[Exercise data — start]

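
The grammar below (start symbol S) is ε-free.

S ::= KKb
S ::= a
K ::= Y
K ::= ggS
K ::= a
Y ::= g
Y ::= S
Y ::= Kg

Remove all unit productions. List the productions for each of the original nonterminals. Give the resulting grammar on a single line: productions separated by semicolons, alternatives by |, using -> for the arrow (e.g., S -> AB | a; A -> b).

S -> a | KKb; K -> a | g | Kg | KKb | ggS; Y -> a | g | Kg | KKb

Unit productions: K->Y, Y->S.
Unit pairs (A ⇒* B via units): (K,S), (K,Y), (Y,S).
S: inherits non-unit rules of {S} → KKb | a.
K: inherits non-unit rules of {K, S, Y} → KKb | Kg | a | g | ggS.
Y: inherits non-unit rules of {S, Y} → KKb | Kg | a | g.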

[Exercise data — finish]

(Work required): From the first line to the last, write out the listing exactly.

(Answer section):
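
The grammar below (start symbol S) is ε-free.

S ::= KKb
S ::= a
K ::= Y
K ::= ggS
K ::= a
Y ::= g
Y ::= S
Y ::= Kg

Remove all unit productions. List the productions for each of the original nonterminals. Give the resulting grammar on a single line: productions separated by semicolons, alternatives by |, using -> for the arrow (e.g., S -> AB | a; A -> b).

S -> a | KKb; K -> a | g | Kg | KKb | ggS; Y -> a | g | Kg | KKb

Unit productions: K->Y, Y->S.
Unit pairs (A ⇒* B via units): (K,S), (K,Y), (Y,S).
S: inherits non-unit rules of {S} → KKb | a.
K: inherits non-unit rules of {K, S, Y} → KKb | Kg | a | g | ggS.
Y: inherits non-unit rules of {S, Y} → KKb | Kg | a | g.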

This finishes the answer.